### Your instructions
Would you return the full listing exactly, with nothing altered?

### Exercise data
Start of Block
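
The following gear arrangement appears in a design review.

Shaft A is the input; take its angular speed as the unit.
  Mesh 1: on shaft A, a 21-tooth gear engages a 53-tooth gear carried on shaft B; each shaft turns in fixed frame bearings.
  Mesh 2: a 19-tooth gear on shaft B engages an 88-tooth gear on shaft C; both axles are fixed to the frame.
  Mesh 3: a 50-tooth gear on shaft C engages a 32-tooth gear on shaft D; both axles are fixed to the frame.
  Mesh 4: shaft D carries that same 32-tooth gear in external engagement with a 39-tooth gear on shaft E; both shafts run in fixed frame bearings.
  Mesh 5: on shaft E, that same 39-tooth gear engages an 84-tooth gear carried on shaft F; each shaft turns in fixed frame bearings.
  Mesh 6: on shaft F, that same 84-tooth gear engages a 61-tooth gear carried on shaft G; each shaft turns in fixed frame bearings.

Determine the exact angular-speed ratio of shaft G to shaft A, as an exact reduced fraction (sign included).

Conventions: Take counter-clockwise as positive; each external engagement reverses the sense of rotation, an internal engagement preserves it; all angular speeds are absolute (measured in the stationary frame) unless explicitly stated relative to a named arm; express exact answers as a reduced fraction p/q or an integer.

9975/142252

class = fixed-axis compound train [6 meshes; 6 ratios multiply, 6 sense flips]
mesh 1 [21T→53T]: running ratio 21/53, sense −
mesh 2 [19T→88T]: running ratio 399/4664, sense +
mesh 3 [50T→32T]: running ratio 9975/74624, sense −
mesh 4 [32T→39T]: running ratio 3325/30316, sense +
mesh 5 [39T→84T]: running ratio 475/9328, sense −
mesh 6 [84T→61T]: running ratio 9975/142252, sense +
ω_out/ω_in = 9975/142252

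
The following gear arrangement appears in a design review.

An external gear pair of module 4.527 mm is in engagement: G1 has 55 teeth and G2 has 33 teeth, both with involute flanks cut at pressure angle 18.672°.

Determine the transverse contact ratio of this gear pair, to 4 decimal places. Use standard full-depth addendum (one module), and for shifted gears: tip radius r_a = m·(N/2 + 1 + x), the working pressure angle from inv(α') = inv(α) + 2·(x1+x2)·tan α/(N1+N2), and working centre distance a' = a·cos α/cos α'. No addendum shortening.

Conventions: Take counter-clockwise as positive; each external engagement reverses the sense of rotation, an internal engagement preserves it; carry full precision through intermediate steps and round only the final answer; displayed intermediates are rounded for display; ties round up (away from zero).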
End of Block
### Solved problem
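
The following gear arrangement appears in a design review.

Shaft A is the input; take its angular speed as the unit.
  Mesh 1: on shaft A, a 21-tooth gear engages a 53-tooth gear carried on shaft B; each shaft turns in fixed frame bearings.
  Mesh 2: a 19-tooth gear on shaft B engages an 88-tooth gear on shaft C; both axles are fixed to the frame.
  Mesh 3: a 50-tooth gear on shaft C engages a 32-tooth gear on shaft D; both axles are fixed to the frame.
  Mesh 4: shaft D carries that same 32-tooth gear in external engagement with a 39-tooth gear on shaft E; both shafts run in fixed frame bearings.
  Mesh 5: on shaft E, that same 39-tooth gear engages an 84-tooth gear carried on shaft F; each shaft turns in fixed frame bearings.
  Mesh 6: on shaft F, that same 84-tooth gear engages a 61-tooth gear carried on shaft G; each shaft turns in fixed frame bearings.

Determine the exact angular-speed ratio of shaft G to shaft A, as an exact reduced fraction (sign included).

Conventions: Take counter-clockwise as positive; each external engagement reverses the sense of rotation, an internal engagement preserves it; all angular speeds are absolute (measured in the stationary frame) unless explicitly stated relative to a named arm; express exact answers as a reduced fraction p/q or an integer.

9975/142252

class = fixed-axis compound train [6 meshes; 6 ratios multiply, 6 sense flips]
mesh 1 [21T→53T]: running ratio 21/53, sense −
mesh 2 [19T→88T]: running ratio 399/4664, sense +
mesh 3 [50T→32T]: running ratio 9975/74624, sense −
mesh 4 [32T→39T]: running ratio 3325/30316, sense +
mesh 5 [39T→84T]: running ratio 475/9328, sense −
mesh 6 [84T→61T]: running ratio 9975/142252, sense +
ω_out/ω_in = 9975/142252

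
The following gear arrangement appears in a design review.

An external gear pair of module 4.527 mm is in engagement: G1 has 55 teeth and G2 has 33 teeth, both with involute flanks cut at pressure angle 18.672°.

Determine the transverse contact ratio of this gear pair, to 4 decimal places. Use standard full-depth addendum (one module), and for shifted gears: tip radius r_a = m·(N/2 + 1 + x), the working pressure angle from inv(α') = inv(α) + 2·(x1+x2)·tan α/(N1+N2), and working centre distance a' = a·cos α/cos α'. No addendum shortening.

Conventions: Take counter-clockwise as positive; each external engagement reverses the sense of rotation, an internal engagement preserves it; carry full precision through intermediate steps and round only the final answer; displayed intermediates are rounded for display; ties round up (away from zero).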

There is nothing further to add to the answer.